AVAILABLE RECORDS:
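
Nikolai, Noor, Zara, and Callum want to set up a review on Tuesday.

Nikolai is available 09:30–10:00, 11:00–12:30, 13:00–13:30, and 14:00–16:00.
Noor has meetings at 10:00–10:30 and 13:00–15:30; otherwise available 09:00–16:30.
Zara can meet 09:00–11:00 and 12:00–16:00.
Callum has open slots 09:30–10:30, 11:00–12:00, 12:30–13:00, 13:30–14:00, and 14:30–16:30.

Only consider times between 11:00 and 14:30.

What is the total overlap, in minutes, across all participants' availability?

Noor free within 09:00–16:30: 09:00–10:00, 10:30–13:00, 15:30–16:30.
Nikolai ∩ Noor: 09:30–10:00, 11:00–12:30, 15:30–16:00.
Nikolai ∩ Noor ∩ Zara: 09:30–10:00, 12:00–12:30, 15:30–16:00.
Nikolai ∩ Noor ∩ Zara ∩ Callum: 09:30–10:00, 15:30–16:00.
Restricted to 11:00–14:30: (none).
Total common minutes: 0.

0 minutes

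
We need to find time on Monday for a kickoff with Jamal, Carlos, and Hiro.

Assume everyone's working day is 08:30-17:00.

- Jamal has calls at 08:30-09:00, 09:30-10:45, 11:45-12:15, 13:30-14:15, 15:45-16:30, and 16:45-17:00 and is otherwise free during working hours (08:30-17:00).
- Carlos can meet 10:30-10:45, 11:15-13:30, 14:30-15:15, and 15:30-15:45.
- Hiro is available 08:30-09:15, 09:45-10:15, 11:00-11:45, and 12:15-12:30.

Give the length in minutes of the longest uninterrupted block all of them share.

30 minutes

Jamal free within 08:30–17:00: 09:00–09:30, 10:45–11:45, 12:15–13:30, 14:15–15:45, 16:30–16:45.
Jamal ∩ Carlos: 11:15–11:45, 12:15–13:30, 14:30–15:15, 15:30–15:45.
Jamal ∩ Carlos ∩ Hiro: 11:15–11:45, 12:15–12:30.
Common window lengths: 30, 15 min; longest is 30.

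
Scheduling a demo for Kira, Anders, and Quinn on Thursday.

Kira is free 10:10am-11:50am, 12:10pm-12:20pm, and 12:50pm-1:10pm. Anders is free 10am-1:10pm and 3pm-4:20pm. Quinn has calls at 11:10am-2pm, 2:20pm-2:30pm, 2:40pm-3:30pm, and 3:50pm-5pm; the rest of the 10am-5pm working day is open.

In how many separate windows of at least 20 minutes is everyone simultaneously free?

1

Quinn free within 10:00–17:00: 10:00–11:10, 14:00–14:20, 14:30–14:40, 15:30–15:50.
Kira ∩ Anders: 10:10–11:50, 12:10–12:20, 12:50–13:10.
Kira ∩ Anders ∩ Quinn: 10:10–11:10.
Windows ≥ 20 min: 10:10–11:10.
That's 1 window.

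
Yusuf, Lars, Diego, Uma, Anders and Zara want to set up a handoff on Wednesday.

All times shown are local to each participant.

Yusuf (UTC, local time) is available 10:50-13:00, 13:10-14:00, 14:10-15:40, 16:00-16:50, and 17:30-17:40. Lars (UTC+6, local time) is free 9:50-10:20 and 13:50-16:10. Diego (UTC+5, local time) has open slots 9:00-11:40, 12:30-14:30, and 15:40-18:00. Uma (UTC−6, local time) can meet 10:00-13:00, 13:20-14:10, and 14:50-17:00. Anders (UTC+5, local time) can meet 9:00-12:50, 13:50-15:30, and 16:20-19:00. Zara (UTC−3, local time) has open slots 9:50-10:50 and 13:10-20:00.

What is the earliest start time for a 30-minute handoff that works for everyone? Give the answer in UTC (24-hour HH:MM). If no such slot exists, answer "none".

Yusuf → UTC: 10:50–13:00, 13:10–14:00, 14:10–15:40, 16:00–16:50, 17:30–17:40.
Lars → UTC: 03:50–04:20, 07:50–10:10.
Diego → UTC: 04:00–06:40, 07:30–09:30, 10:40–13:00.
Uma → UTC: 16:00–19:00, 19:20–20:10, 20:50–23:00.
Anders → UTC: 04:00–07:50, 08:50–10:30, 11:20–14:00.
Zara → UTC: 12:50–13:50, 16:10–23:00.
Yusuf ∩ Lars: (none).
Yusuf ∩ Lars ∩ Diego: (none).
Yusuf ∩ Lars ∩ Diego ∩ Uma: (none).
Yusuf ∩ Lars ∩ Diego ∩ Uma ∩ Anders: (none).
Yusuf ∩ Lars ∩ Diego ∩ Uma ∩ Anders ∩ Zara: (none).
Windows ≥ 30 min: (none).

none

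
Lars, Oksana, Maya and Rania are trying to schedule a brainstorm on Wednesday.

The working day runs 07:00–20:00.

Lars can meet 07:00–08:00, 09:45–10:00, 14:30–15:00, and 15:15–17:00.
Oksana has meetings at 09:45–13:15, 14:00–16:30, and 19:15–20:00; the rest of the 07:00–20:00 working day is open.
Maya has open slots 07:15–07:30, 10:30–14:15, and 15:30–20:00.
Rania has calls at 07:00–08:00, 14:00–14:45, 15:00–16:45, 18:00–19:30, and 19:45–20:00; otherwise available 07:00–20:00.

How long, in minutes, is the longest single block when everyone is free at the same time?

Oksana free within 07:00–20:00: 07:00–09:45, 13:15–14:00, 16:30–19:15.
Rania free within 07:00–20:00: 08:00–14:00, 14:45–15:00, 16:45–18:00, 19:30–19:45.
Lars ∩ Oksana: 07:00–08:00, 16:30–17:00.
Lars ∩ Oksana ∩ Maya: 07:15–07:30, 16:30–17:00.
Lars ∩ Oksana ∩ Maya ∩ Rania: 16:45–17:00.
Single common window of 15 minutes.

15 minutes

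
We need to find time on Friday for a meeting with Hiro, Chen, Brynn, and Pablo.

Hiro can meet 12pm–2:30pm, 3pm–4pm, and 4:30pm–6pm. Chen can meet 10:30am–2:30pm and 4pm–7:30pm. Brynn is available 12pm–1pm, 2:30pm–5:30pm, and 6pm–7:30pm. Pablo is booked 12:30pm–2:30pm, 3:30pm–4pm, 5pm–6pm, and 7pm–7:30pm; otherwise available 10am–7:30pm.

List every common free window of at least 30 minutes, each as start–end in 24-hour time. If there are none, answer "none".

12:00–12:30, 16:30–17:00

Pablo free within 10:00–19:30: 10:00–12:30, 14:30–15:30, 16:00–17:00, 18:00–19:00.
Hiro ∩ Chen: 12:00–14:30, 16:30–18:00.
Hiro ∩ Chen ∩ Brynn: 12:00–13:00, 16:30–17:30.
Hiro ∩ Chen ∩ Brynn ∩ Pablo: 12:00–12:30, 16:30–17:00.
Windows ≥ 30 min: 12:00–12:30, 16:30–17:00.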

PROBLEM DETAILS:
All lines above that hold the string "calls" should be copied.

RESPONSE TO THE EXERCISE:
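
- Jamal has calls at 08:30-09:00, 09:30-10:45, 11:45-12:15, 13:30-14:15, 15:45-16:30, and 16:45-17:00 and is otherwise free during working hours (08:30-17:00).
Kira is free 10:10am-11:50am, 12:10pm-12:20pm, and 12:50pm-1:10pm. Anders is free 10am-1:10pm and 3pm-4:20pm. Quinn has calls at 11:10am-2pm, 2:20pm-2:30pm, 2:40pm-3:30pm, and 3:50pm-5pm; the rest of the 10am-5pm working day is open.
Rania has calls at 07:00–08:00, 14:00–14:45, 15:00–16:45, 18:00–19:30, and 19:45–20:00; otherwise available 07:00–20:00.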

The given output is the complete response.